◆ What is being asked
Somewhere below are a line with "Answer: 17482" and a later line with "Answer: -3953/240 ≈ -16.471". Output exactly those lines and all lines between them.

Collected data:

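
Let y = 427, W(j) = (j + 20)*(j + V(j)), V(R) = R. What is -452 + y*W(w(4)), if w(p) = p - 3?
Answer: 17482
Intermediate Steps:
w(p) = -3 + p
W(j) = 2*j*(20 + j) (W(j) = (j + 20)*(j + j) = (20 + j)*(2*j) = 2*j*(20 + j))
-452 + y*W(w(4)) = -452 + 427*(2*(-3 + 4)*(20 + (-3 + 4))) = -452 + 427*(2*1*(20 + 1)) = -452 + 427*(2*1*21) = -452 + 427*42 = -452 + 17934 = 17482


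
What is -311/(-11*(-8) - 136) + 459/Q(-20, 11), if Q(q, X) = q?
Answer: -3953/240 ≈ -16.471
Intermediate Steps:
-311/(-11*(-8) - 136) + 459/Q(-20, 11) = -311/(-11*(-8) - 136) + 459/(-20) = -311/(88 - 136) + 459*(-1/20) = -311/(-48) - 459/20 = -311*(-1/48) - 459/20 = 311/48 - 459/20 = -3953/240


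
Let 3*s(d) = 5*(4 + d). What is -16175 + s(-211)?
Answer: -16520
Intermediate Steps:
s(d) = 20/3 + 5*d/3 (s(d) = (5*(4 + d))/3 = (20 + 5*d)/3 = 20/3 + 5*d/3)
-16175 + s(-211) = -16175 + (20/3 + (5/3)*(-211)) = -16175 + (20/3 - 1055/3) = -16175 - 345 = -16520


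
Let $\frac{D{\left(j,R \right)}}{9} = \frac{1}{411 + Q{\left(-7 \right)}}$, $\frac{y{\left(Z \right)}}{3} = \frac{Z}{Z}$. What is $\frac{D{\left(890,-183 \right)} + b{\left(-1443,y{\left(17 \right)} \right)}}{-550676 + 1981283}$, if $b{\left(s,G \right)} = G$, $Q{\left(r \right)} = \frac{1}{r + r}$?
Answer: $\frac{5795}{2743427357} \approx 2.1123 \cdot 10^{-6}$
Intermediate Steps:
$y{\left(Z \right)} = 3$ ($y{\left(Z \right)} = 3 \frac{Z}{Z} = 3 \cdot 1 = 3$)
$Q{\left(r \right)} = \frac{1}{2 r}$
$D{\left(j,R \right)} = \frac{126}{5753}$ ($D{\left(j,R \right)} = \frac{9}{411 + \frac{1}{2 \left(-7\right)}} = \frac{9}{411 + \frac{1}{2} \left(- \frac{1}{7}\right)} = \frac{9}{411 - \frac{1}{14}} = \frac{9}{\frac{5753}{14}} = 9 \cdot \frac{14}{5753} = \frac{126}{5753}$)
$\frac{D{\left(890,-183 \right)} + b{\left(-1443,y{\left(17 \right)} \right)}}{-550676 + 1981283} = \frac{\frac{126}{5753} + 3}{-550676 + 1981283} = \frac{17385}{5753 \cdot 1430607} = \frac{17385}{5753} \cdot \frac{1}{1430607} = \frac{5795}{2743427357}$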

◆ Expected output
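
Answer: 17482
Intermediate Steps:
w(p) = -3 + p
W(j) = 2*j*(20 + j) (W(j) = (j + 20)*(j + j) = (20 + j)*(2*j) = 2*j*(20 + j))
-452 + y*W(w(4)) = -452 + 427*(2*(-3 + 4)*(20 + (-3 + 4))) = -452 + 427*(2*1*(20 + 1)) = -452 + 427*(2*1*21) = -452 + 427*42 = -452 + 17934 = 17482


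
What is -311/(-11*(-8) - 136) + 459/Q(-20, 11), if Q(q, X) = q?
Answer: -3953/240 ≈ -16.471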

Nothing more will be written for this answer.